▶ **Instructions to follow**: Word for word, return the lines from the top of the listing to the line containing "1. Dr Payables, Cr Inventory, amount 376", both ends included, and no others.

▶ **Material for the task**:
<<<<
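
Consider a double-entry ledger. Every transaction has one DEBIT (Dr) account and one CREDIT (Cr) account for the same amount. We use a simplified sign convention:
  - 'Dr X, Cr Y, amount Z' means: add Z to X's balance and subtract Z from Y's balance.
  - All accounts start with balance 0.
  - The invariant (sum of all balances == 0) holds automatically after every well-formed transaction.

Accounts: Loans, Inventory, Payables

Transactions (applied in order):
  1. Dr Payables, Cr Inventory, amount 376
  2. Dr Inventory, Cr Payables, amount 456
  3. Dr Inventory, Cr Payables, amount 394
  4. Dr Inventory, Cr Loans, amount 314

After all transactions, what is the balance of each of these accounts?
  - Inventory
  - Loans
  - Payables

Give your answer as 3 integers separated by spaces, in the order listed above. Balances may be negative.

After txn 1 (Dr Payables, Cr Inventory, amount 376): Inventory=-376 Payables=376
After txn 2 (Dr Inventory, Cr Payables, amount 456): Inventory=80 Payables=-80
After txn 3 (Dr Inventory, Cr Payables, amount 394): Inventory=474 Payables=-474
After txn 4 (Dr Inventory, Cr Loans, amount 314): Inventory=788 Loans=-314 Payables=-474

Answer: 788 -314 -474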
>>>>
▶ **Answer section**:
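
Consider a double-entry ledger. Every transaction has one DEBIT (Dr) account and one CREDIT (Cr) account for the same amount. We use a simplified sign convention:
  - 'Dr X, Cr Y, amount Z' means: add Z to X's balance and subtract Z from Y's balance.
  - All accounts start with balance 0.
  - The invariant (sum of all balances == 0) holds automatically after every well-formed transaction.

Accounts: Loans, Inventory, Payables

Transactions (applied in order):
  1. Dr Payables, Cr Inventory, amount 376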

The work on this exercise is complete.